:: Record set

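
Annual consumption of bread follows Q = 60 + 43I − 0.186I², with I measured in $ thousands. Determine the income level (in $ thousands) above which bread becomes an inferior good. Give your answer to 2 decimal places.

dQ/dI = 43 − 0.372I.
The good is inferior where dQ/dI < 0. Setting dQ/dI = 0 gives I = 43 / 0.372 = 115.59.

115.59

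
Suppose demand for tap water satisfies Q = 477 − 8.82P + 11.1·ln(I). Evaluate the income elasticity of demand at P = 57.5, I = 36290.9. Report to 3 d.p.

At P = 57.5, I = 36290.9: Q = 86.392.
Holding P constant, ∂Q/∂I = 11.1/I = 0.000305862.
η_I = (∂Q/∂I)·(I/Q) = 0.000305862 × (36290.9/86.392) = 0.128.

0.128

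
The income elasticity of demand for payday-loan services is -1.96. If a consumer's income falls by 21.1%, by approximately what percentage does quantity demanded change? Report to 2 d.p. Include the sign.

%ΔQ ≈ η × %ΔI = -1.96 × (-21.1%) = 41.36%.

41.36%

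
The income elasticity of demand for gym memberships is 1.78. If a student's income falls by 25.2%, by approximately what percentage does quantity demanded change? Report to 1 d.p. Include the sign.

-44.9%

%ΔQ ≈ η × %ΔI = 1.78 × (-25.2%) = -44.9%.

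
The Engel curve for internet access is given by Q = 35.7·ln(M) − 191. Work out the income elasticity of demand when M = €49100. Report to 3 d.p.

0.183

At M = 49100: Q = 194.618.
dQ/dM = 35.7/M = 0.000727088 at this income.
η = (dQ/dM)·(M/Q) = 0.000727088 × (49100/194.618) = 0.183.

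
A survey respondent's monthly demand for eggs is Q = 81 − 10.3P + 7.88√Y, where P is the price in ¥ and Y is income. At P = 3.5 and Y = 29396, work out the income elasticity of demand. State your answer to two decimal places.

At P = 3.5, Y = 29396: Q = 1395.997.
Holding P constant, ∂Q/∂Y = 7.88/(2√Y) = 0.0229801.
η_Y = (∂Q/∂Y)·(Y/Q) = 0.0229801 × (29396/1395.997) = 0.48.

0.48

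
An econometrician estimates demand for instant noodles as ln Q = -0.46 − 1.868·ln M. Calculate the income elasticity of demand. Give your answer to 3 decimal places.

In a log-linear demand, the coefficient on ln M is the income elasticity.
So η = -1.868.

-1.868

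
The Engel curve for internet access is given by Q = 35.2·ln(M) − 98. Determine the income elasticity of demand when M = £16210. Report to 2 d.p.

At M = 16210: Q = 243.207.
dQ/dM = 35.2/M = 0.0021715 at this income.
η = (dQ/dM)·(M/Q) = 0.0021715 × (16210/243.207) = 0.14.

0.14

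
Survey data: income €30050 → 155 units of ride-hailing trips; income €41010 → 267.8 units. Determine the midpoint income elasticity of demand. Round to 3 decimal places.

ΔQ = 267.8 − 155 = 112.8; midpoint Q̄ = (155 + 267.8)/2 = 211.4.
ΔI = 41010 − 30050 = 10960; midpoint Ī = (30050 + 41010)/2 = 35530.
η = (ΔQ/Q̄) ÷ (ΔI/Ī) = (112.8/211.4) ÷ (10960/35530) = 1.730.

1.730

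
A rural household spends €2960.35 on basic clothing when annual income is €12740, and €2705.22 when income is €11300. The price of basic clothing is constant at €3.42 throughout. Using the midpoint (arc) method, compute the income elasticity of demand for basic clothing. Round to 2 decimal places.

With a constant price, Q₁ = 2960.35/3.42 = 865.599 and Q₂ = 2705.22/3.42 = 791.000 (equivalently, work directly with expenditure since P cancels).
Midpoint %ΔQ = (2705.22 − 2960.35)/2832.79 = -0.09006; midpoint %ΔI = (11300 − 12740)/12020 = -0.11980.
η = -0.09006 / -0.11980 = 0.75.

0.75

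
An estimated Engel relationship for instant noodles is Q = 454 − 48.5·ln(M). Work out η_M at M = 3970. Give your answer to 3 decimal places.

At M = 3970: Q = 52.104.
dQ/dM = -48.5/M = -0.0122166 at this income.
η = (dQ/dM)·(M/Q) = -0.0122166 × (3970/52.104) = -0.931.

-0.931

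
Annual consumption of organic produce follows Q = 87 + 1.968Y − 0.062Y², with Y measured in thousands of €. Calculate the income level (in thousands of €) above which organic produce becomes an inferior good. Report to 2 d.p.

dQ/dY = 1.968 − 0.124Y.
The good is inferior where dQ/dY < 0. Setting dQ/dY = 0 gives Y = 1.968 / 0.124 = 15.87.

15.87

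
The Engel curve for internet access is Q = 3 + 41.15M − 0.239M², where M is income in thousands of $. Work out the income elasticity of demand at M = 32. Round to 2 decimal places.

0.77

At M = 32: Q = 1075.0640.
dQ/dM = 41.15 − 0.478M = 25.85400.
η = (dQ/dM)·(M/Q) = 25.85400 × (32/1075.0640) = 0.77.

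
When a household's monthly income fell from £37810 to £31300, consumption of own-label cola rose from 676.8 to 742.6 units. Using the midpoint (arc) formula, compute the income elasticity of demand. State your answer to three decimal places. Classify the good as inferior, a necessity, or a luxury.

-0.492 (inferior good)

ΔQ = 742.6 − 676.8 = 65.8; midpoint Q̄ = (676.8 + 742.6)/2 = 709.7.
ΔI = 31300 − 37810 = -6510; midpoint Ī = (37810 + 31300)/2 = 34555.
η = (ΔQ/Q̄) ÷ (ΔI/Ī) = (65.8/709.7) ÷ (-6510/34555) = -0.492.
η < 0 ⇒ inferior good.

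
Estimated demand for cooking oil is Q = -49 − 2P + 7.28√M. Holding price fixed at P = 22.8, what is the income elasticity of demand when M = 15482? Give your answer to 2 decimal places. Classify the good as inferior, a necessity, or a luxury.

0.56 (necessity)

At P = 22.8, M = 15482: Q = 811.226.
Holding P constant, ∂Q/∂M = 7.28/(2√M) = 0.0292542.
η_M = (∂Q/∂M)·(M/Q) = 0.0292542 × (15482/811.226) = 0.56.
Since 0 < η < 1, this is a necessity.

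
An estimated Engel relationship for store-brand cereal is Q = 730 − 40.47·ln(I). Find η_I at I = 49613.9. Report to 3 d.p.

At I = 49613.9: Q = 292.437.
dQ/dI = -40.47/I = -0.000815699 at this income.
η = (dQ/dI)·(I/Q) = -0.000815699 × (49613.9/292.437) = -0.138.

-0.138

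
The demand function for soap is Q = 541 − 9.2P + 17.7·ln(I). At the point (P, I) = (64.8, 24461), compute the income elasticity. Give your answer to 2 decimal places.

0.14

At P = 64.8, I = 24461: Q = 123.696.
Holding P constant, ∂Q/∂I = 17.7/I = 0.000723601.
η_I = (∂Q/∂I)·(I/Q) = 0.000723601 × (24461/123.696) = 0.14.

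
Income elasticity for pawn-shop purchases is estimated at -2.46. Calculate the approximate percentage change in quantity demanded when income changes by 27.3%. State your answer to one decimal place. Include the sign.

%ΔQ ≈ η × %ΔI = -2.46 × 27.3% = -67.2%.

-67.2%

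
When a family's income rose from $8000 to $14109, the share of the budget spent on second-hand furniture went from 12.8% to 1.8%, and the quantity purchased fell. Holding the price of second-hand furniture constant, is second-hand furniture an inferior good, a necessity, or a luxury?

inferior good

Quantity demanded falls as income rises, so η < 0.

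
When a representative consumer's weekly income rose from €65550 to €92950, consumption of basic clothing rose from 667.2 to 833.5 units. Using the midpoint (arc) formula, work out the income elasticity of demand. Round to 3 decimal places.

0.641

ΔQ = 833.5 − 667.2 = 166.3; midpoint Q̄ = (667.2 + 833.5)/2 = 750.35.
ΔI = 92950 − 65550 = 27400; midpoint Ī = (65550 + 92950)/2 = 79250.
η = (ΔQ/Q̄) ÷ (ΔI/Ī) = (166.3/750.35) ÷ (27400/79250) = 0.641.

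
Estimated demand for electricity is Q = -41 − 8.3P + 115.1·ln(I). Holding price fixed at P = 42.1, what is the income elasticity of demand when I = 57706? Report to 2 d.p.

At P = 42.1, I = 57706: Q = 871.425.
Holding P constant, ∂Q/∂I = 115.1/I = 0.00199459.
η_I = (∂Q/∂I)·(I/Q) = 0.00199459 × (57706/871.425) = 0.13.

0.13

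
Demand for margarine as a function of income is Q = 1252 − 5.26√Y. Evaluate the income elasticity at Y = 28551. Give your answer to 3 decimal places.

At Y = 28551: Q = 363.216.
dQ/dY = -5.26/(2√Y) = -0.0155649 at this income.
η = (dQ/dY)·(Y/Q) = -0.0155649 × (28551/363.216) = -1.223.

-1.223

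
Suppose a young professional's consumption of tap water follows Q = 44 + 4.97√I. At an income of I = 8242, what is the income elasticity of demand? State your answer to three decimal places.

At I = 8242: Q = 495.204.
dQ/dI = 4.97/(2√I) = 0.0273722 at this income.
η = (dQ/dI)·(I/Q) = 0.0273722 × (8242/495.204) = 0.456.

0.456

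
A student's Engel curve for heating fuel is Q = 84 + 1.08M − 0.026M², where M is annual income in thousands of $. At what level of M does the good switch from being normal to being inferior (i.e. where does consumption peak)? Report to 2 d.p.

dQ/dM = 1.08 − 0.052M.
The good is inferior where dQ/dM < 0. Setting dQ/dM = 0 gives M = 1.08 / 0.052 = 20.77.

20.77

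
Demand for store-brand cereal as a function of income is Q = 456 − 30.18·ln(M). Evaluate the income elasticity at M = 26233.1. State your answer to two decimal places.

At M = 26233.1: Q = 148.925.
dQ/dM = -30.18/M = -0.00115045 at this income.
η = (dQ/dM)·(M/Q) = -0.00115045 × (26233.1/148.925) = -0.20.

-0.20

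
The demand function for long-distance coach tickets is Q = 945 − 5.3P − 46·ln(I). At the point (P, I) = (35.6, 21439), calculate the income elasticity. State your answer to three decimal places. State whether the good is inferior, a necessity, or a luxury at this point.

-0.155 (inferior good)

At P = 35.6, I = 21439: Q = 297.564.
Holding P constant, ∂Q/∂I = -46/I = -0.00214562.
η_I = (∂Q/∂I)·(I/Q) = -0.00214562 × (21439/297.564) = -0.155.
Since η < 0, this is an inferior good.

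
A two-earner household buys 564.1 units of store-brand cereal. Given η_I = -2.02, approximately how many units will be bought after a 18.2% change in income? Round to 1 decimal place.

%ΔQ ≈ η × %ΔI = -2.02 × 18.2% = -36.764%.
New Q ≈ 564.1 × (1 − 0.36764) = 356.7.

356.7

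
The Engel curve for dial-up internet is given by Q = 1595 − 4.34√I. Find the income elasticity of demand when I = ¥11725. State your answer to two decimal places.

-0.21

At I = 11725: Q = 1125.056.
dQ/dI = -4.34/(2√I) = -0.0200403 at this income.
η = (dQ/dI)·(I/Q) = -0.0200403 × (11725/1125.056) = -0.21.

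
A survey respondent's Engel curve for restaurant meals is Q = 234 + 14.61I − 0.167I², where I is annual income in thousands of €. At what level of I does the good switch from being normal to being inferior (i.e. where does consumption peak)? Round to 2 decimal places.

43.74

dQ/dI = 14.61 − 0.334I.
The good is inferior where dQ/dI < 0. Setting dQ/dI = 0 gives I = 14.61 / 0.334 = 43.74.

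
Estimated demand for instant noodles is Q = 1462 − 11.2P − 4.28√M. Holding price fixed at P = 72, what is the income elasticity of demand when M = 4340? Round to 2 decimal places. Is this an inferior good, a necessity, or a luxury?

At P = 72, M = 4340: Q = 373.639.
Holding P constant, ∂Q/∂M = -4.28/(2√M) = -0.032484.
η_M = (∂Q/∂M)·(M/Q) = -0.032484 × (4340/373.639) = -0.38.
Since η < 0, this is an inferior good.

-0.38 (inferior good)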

::::

» **Work to be completed**
Return, exactly as written, only those lines that run from the one with "The Engel curve for dial-up" to the last line of the data, both of those lines included.

» **Written response**
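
The Engel curve for dial-up internet is given by Q = 1595 − 4.34√I. Find the income elasticity of demand when I = ¥11725. State your answer to two decimal places.

-0.21

At I = 11725: Q = 1125.056.
dQ/dI = -4.34/(2√I) = -0.0200403 at this income.
η = (dQ/dI)·(I/Q) = -0.0200403 × (11725/1125.056) = -0.21.

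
A survey respondent's Engel curve for restaurant meals is Q = 234 + 14.61I − 0.167I², where I is annual income in thousands of €. At what level of I does the good switch from being normal to being inferior (i.e. where does consumption peak)? Round to 2 decimal places.

43.74

dQ/dI = 14.61 − 0.334I.
The good is inferior where dQ/dI < 0. Setting dQ/dI = 0 gives I = 14.61 / 0.334 = 43.74.

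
Estimated demand for instant noodles is Q = 1462 − 11.2P − 4.28√M. Holding price fixed at P = 72, what is the income elasticity of demand when M = 4340? Round to 2 decimal places. Is this an inferior good, a necessity, or a luxury?

At P = 72, M = 4340: Q = 373.639.
Holding P constant, ∂Q/∂M = -4.28/(2√M) = -0.032484.
η_M = (∂Q/∂M)·(M/Q) = -0.032484 × (4340/373.639) = -0.38.
Since η < 0, this is an inferior good.

-0.38 (inferior good)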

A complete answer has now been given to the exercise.